YOUR INSTRUCTIONS:
From the entries that follow, extract each line holding the string "these".

[Stored data]
Content starts

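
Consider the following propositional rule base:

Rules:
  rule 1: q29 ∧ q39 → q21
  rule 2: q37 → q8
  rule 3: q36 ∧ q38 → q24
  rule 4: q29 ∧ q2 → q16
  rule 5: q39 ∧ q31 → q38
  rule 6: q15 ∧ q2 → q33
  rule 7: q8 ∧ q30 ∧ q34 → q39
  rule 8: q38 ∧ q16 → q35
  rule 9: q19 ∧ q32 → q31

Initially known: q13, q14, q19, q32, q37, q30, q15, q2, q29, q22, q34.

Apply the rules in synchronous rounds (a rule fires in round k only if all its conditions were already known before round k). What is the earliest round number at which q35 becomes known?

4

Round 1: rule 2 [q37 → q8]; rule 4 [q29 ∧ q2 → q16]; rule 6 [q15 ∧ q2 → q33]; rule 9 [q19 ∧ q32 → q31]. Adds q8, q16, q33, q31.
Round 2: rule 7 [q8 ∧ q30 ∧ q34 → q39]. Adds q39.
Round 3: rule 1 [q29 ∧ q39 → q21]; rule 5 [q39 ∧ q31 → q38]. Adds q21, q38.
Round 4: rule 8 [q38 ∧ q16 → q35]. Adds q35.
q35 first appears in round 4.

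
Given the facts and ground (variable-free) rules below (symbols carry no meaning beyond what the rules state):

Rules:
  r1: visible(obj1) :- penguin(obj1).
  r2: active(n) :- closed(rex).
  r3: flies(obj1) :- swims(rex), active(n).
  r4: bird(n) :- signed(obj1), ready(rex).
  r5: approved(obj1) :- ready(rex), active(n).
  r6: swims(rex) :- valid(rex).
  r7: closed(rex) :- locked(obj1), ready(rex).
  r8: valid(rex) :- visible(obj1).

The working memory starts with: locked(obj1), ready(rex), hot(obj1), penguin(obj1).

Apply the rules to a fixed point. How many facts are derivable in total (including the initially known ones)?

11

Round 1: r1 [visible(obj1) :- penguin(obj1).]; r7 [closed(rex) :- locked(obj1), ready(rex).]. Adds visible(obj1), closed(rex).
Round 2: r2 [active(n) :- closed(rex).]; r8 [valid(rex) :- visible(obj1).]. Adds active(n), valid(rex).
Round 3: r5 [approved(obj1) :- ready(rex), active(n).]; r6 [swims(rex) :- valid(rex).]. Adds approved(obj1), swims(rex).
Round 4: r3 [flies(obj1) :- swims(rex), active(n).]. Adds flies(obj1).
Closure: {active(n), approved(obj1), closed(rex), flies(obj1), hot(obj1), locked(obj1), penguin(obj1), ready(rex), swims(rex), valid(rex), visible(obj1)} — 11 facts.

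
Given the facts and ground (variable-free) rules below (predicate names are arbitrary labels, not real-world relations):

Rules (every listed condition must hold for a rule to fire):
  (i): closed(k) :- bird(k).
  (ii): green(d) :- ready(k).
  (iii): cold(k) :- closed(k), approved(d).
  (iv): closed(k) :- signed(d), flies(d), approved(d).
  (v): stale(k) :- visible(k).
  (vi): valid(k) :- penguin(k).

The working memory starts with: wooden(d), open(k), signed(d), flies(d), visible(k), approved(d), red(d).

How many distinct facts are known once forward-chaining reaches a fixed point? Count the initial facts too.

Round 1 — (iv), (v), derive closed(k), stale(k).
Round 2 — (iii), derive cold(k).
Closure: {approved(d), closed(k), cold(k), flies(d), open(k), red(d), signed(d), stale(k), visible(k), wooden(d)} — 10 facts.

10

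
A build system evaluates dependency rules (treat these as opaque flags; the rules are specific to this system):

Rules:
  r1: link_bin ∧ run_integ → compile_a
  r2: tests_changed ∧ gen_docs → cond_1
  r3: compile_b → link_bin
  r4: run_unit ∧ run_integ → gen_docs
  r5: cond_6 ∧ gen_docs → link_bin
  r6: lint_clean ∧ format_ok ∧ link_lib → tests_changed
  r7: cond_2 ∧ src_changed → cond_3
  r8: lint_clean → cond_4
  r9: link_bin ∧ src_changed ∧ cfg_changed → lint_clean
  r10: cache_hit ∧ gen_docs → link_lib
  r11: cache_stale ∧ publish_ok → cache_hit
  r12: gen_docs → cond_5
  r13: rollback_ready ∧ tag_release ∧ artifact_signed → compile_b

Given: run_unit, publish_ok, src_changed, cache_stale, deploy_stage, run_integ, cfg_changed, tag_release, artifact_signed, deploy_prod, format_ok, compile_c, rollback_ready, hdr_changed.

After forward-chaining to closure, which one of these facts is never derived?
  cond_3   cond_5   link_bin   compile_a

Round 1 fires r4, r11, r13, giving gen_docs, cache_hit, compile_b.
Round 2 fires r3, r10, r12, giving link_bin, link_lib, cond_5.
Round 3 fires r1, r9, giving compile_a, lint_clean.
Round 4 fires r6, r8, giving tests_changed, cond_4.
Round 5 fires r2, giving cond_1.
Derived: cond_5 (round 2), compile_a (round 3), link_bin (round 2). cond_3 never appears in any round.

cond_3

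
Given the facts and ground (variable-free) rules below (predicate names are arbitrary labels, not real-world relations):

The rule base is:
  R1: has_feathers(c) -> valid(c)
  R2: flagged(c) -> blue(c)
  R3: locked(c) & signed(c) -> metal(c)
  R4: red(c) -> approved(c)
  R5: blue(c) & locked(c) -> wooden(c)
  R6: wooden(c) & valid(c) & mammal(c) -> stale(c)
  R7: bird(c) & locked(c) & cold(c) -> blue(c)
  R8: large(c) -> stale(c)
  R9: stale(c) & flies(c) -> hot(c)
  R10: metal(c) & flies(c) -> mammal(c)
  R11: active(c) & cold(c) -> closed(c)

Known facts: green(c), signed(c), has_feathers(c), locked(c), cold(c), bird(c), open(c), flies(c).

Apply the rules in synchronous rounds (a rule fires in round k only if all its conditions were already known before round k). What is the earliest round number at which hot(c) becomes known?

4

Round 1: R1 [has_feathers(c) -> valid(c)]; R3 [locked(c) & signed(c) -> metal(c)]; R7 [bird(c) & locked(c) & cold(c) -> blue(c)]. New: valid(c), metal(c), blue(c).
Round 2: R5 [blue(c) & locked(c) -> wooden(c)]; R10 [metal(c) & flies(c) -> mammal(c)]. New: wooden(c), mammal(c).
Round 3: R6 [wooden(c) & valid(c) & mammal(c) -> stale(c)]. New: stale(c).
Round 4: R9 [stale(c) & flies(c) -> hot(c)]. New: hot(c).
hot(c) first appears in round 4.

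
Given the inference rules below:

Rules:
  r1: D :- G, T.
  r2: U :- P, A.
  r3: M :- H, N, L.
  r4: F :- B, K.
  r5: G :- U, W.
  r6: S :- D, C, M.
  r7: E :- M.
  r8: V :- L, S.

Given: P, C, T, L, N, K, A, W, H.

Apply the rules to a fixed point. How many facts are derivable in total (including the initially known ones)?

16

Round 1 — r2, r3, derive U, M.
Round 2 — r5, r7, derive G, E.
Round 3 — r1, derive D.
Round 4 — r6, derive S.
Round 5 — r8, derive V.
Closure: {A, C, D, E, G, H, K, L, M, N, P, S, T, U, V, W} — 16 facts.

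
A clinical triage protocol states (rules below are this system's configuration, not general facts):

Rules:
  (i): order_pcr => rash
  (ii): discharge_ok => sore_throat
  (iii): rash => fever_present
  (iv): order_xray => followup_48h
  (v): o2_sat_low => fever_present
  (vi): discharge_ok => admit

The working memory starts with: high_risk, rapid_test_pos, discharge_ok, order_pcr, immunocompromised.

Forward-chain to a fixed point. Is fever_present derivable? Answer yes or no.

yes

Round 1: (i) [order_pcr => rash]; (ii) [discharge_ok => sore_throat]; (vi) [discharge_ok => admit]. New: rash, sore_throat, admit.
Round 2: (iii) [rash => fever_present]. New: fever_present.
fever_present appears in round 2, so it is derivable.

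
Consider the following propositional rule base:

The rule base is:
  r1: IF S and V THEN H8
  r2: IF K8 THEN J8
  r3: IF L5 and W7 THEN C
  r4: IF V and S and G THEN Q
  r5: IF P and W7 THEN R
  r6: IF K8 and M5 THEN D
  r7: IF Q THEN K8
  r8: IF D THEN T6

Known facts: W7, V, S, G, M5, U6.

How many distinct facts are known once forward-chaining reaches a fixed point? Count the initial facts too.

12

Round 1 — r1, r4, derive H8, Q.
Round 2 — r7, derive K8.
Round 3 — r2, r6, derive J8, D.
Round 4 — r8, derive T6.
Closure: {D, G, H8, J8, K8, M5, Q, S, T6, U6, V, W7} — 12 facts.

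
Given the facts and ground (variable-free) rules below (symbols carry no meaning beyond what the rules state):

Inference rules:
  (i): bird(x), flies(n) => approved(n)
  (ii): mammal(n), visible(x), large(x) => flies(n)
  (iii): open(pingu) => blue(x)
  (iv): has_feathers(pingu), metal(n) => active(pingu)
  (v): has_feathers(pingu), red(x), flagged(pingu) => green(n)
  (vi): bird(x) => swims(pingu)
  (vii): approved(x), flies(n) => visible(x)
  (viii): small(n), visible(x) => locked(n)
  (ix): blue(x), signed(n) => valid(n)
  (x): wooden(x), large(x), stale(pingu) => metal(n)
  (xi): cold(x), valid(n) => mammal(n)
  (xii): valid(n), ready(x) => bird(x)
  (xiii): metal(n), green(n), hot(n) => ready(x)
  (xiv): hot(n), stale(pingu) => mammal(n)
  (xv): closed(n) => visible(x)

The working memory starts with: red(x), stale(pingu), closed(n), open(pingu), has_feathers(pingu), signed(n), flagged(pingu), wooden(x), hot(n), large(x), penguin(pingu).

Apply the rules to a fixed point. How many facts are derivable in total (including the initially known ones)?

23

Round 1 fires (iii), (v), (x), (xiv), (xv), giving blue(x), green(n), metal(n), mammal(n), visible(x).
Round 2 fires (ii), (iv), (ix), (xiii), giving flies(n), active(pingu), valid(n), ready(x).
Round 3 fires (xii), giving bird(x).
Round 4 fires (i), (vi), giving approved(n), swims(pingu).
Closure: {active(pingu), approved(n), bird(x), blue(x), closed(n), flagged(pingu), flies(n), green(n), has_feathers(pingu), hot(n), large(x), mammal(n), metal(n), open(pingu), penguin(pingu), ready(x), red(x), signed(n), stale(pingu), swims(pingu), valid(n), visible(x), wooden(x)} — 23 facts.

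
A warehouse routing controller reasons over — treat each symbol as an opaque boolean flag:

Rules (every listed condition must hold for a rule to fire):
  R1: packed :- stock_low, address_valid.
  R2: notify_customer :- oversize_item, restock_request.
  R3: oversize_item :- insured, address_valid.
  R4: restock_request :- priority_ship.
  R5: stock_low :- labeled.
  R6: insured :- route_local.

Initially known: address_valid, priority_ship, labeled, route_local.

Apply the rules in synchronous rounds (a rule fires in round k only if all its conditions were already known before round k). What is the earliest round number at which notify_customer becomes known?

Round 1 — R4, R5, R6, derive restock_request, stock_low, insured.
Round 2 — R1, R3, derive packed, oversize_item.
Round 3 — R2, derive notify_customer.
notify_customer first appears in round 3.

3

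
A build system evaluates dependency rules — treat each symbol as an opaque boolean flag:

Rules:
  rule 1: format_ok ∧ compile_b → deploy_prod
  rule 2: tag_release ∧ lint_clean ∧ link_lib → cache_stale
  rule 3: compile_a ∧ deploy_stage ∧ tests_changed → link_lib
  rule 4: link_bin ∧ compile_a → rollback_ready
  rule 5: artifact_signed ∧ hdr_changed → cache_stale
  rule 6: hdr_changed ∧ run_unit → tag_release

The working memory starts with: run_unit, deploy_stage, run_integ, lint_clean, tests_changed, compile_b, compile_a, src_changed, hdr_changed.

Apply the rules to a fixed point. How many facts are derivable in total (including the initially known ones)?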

Content ends

TASK ANSWER:
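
A build system evaluates dependency rules (treat these as opaque flags; the rules are specific to this system):
After forward-chaining to closure, which one of these facts is never derived?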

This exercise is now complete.